• Listed entries:
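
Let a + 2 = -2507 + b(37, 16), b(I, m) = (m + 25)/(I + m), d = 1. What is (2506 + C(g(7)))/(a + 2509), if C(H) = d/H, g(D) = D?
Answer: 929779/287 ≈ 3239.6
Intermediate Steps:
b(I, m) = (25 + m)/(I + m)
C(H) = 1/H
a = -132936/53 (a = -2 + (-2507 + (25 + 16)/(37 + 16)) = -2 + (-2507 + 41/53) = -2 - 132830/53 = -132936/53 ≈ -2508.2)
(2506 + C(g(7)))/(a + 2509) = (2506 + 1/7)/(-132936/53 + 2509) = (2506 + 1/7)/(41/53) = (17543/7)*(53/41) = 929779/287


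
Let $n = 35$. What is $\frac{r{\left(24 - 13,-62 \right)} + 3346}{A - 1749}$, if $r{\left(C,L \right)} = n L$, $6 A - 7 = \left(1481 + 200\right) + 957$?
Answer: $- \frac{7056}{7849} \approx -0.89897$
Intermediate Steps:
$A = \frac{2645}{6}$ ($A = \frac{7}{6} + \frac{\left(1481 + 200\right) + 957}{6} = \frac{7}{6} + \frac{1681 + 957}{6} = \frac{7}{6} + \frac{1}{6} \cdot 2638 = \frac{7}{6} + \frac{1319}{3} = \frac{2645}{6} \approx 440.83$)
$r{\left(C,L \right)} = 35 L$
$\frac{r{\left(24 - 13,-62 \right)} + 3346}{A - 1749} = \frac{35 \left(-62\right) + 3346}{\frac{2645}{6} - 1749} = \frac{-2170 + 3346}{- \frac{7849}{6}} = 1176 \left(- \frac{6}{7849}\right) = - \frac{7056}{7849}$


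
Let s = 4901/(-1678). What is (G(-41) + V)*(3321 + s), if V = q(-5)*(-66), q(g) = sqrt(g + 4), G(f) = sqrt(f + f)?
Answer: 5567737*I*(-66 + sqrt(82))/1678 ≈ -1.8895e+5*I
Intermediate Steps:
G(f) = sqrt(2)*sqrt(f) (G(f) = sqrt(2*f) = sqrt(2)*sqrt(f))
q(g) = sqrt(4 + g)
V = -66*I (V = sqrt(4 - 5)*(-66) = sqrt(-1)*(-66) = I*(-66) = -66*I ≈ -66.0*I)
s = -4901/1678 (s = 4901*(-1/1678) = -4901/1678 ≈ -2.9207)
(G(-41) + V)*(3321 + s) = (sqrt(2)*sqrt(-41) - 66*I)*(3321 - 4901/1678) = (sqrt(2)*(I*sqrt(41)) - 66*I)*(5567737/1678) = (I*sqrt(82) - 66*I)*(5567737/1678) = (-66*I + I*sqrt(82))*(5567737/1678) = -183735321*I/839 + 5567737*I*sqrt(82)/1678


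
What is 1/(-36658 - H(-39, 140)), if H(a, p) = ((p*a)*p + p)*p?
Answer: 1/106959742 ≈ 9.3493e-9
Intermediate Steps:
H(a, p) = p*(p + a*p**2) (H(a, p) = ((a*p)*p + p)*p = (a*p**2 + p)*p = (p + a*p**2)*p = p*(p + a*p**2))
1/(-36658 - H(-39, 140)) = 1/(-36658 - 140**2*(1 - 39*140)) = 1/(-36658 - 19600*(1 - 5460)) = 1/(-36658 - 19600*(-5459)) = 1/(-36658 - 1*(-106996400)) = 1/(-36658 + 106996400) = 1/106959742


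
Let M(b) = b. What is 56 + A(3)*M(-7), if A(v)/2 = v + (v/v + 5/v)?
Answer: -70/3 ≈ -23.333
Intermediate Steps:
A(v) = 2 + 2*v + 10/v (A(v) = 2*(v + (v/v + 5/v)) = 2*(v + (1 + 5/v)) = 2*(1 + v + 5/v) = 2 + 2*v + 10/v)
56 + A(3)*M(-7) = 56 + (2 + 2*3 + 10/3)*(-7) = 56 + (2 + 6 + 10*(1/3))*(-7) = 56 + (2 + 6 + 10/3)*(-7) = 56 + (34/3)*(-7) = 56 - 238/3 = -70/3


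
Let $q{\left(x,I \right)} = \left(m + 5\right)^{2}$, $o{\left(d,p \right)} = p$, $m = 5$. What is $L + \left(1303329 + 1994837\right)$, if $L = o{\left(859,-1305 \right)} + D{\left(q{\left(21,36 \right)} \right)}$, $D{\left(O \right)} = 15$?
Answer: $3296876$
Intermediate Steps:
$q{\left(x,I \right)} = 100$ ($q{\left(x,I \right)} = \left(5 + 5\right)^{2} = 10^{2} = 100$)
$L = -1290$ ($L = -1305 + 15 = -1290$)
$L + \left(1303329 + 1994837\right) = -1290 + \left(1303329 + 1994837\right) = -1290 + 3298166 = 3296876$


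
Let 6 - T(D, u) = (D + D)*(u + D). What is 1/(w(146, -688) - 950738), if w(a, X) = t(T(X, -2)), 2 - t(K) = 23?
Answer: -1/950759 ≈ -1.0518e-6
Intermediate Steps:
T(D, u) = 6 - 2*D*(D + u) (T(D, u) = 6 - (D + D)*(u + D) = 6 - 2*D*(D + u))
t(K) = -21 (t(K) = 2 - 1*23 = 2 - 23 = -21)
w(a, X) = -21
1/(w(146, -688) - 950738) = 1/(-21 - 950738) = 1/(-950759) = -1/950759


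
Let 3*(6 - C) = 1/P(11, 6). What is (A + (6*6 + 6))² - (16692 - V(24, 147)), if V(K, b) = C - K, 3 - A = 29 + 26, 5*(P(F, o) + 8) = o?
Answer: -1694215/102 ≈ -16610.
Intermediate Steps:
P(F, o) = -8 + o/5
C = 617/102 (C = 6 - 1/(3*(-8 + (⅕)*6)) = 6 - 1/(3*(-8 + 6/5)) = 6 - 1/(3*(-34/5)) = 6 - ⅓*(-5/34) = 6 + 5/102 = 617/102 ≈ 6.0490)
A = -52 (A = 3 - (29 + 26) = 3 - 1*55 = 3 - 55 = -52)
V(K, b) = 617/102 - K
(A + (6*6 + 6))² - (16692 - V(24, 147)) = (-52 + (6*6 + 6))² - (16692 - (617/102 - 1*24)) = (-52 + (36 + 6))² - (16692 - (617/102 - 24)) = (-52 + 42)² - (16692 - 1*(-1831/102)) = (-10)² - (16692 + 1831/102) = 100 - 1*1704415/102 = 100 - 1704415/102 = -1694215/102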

• Instructions to follow:
Once more, write out the records above, exactly as they stand.

• Response to this exercise:
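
Let a + 2 = -2507 + b(37, 16), b(I, m) = (m + 25)/(I + m), d = 1. What is (2506 + C(g(7)))/(a + 2509), if C(H) = d/H, g(D) = D?
Answer: 929779/287 ≈ 3239.6
Intermediate Steps:
b(I, m) = (25 + m)/(I + m)
C(H) = 1/H
a = -132936/53 (a = -2 + (-2507 + (25 + 16)/(37 + 16)) = -2 + (-2507 + 41/53) = -2 - 132830/53 = -132936/53 ≈ -2508.2)
(2506 + C(g(7)))/(a + 2509) = (2506 + 1/7)/(-132936/53 + 2509) = (2506 + 1/7)/(41/53) = (17543/7)*(53/41) = 929779/287


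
Let $n = 35$. What is $\frac{r{\left(24 - 13,-62 \right)} + 3346}{A - 1749}$, if $r{\left(C,L \right)} = n L$, $6 A - 7 = \left(1481 + 200\right) + 957$?
Answer: $- \frac{7056}{7849} \approx -0.89897$
Intermediate Steps:
$A = \frac{2645}{6}$ ($A = \frac{7}{6} + \frac{\left(1481 + 200\right) + 957}{6} = \frac{7}{6} + \frac{1681 + 957}{6} = \frac{7}{6} + \frac{1}{6} \cdot 2638 = \frac{7}{6} + \frac{1319}{3} = \frac{2645}{6} \approx 440.83$)
$r{\left(C,L \right)} = 35 L$
$\frac{r{\left(24 - 13,-62 \right)} + 3346}{A - 1749} = \frac{35 \left(-62\right) + 3346}{\frac{2645}{6} - 1749} = \frac{-2170 + 3346}{- \frac{7849}{6}} = 1176 \left(- \frac{6}{7849}\right) = - \frac{7056}{7849}$


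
Let s = 4901/(-1678). What is (G(-41) + V)*(3321 + s), if V = q(-5)*(-66), q(g) = sqrt(g + 4), G(f) = sqrt(f + f)?
Answer: 5567737*I*(-66 + sqrt(82))/1678 ≈ -1.8895e+5*I
Intermediate Steps:
G(f) = sqrt(2)*sqrt(f) (G(f) = sqrt(2*f) = sqrt(2)*sqrt(f))
q(g) = sqrt(4 + g)
V = -66*I (V = sqrt(4 - 5)*(-66) = sqrt(-1)*(-66) = I*(-66) = -66*I ≈ -66.0*I)
s = -4901/1678 (s = 4901*(-1/1678) = -4901/1678 ≈ -2.9207)
(G(-41) + V)*(3321 + s) = (sqrt(2)*sqrt(-41) - 66*I)*(3321 - 4901/1678) = (sqrt(2)*(I*sqrt(41)) - 66*I)*(5567737/1678) = (I*sqrt(82) - 66*I)*(5567737/1678) = (-66*I + I*sqrt(82))*(5567737/1678) = -183735321*I/839 + 5567737*I*sqrt(82)/1678


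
What is 1/(-36658 - H(-39, 140)), if H(a, p) = ((p*a)*p + p)*p?
Answer: 1/106959742 ≈ 9.3493e-9
Intermediate Steps:
H(a, p) = p*(p + a*p**2) (H(a, p) = ((a*p)*p + p)*p = (a*p**2 + p)*p = (p + a*p**2)*p = p*(p + a*p**2))
1/(-36658 - H(-39, 140)) = 1/(-36658 - 140**2*(1 - 39*140)) = 1/(-36658 - 19600*(1 - 5460)) = 1/(-36658 - 19600*(-5459)) = 1/(-36658 - 1*(-106996400)) = 1/(-36658 + 106996400) = 1/106959742


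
Let M(b) = b. What is 56 + A(3)*M(-7), if A(v)/2 = v + (v/v + 5/v)?
Answer: -70/3 ≈ -23.333
Intermediate Steps:
A(v) = 2 + 2*v + 10/v (A(v) = 2*(v + (v/v + 5/v)) = 2*(v + (1 + 5/v)) = 2*(1 + v + 5/v) = 2 + 2*v + 10/v)
56 + A(3)*M(-7) = 56 + (2 + 2*3 + 10/3)*(-7) = 56 + (2 + 6 + 10*(1/3))*(-7) = 56 + (2 + 6 + 10/3)*(-7) = 56 + (34/3)*(-7) = 56 - 238/3 = -70/3


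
Let $q{\left(x,I \right)} = \left(m + 5\right)^{2}$, $o{\left(d,p \right)} = p$, $m = 5$. What is $L + \left(1303329 + 1994837\right)$, if $L = o{\left(859,-1305 \right)} + D{\left(q{\left(21,36 \right)} \right)}$, $D{\left(O \right)} = 15$?
Answer: $3296876$
Intermediate Steps:
$q{\left(x,I \right)} = 100$ ($q{\left(x,I \right)} = \left(5 + 5\right)^{2} = 10^{2} = 100$)
$L = -1290$ ($L = -1305 + 15 = -1290$)
$L + \left(1303329 + 1994837\right) = -1290 + \left(1303329 + 1994837\right) = -1290 + 3298166 = 3296876$


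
Let 6 - T(D, u) = (D + D)*(u + D). What is 1/(w(146, -688) - 950738), if w(a, X) = t(T(X, -2)), 2 - t(K) = 23?
Answer: -1/950759 ≈ -1.0518e-6
Intermediate Steps:
T(D, u) = 6 - 2*D*(D + u) (T(D, u) = 6 - (D + D)*(u + D) = 6 - 2*D*(D + u))
t(K) = -21 (t(K) = 2 - 1*23 = 2 - 23 = -21)
w(a, X) = -21
1/(w(146, -688) - 950738) = 1/(-21 - 950738) = 1/(-950759) = -1/950759


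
Let 3*(6 - C) = 1/P(11, 6). What is (A + (6*6 + 6))² - (16692 - V(24, 147)), if V(K, b) = C - K, 3 - A = 29 + 26, 5*(P(F, o) + 8) = o?
Answer: -1694215/102 ≈ -16610.
Intermediate Steps:
P(F, o) = -8 + o/5
C = 617/102 (C = 6 - 1/(3*(-8 + (⅕)*6)) = 6 - 1/(3*(-8 + 6/5)) = 6 - 1/(3*(-34/5)) = 6 - ⅓*(-5/34) = 6 + 5/102 = 617/102 ≈ 6.0490)
A = -52 (A = 3 - (29 + 26) = 3 - 1*55 = 3 - 55 = -52)
V(K, b) = 617/102 - K
(A + (6*6 + 6))² - (16692 - V(24, 147)) = (-52 + (6*6 + 6))² - (16692 - (617/102 - 1*24)) = (-52 + (36 + 6))² - (16692 - (617/102 - 24)) = (-52 + 42)² - (16692 - 1*(-1831/102)) = (-10)² - (16692 + 1831/102) = 100 - 1*1704415/102 = 100 - 1704415/102 = -1694215/102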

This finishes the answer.